#### [Work order]
Which lines in the material below contain the word "temperature"? Copy each of them.

#### [Data extract]
********
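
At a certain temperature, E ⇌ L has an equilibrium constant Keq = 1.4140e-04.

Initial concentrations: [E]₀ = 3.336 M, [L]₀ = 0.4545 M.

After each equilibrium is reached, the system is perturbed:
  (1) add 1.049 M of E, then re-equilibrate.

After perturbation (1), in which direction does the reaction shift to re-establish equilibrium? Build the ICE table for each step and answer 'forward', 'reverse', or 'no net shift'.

Direction: forward

Q₀ = 0.1362 vs Keq = 1.4140e-04 ⇒ Q>K, reverse
Step 1:
                   E          L
  init         3.336     0.4545
  Δ            0.454     -0.454
  eq            3.79 5.3590e-04
  solve Keq expr → x = -0.454; check Q = 1.4140e-04
Then add 1.049 M of E.
Step 2:
                   E          L
  init         4.839 5.3590e-04
  Δ       -1.4831e-04 1.4831e-04
  eq           4.839 6.8421e-04
  solve Keq expr → x = 1.4831e-04; check Q = 1.4140e-04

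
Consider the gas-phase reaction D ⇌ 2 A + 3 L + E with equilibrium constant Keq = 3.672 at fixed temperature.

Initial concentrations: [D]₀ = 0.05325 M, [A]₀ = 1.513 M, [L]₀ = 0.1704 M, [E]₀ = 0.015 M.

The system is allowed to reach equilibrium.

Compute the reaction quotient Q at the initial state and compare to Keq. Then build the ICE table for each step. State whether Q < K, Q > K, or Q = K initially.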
********
#### [Output below]
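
At a certain temperature, E ⇌ L has an equilibrium constant Keq = 1.4140e-04.
Consider the gas-phase reaction D ⇌ 2 A + 3 L + E with equilibrium constant Keq = 3.672 at fixed temperature.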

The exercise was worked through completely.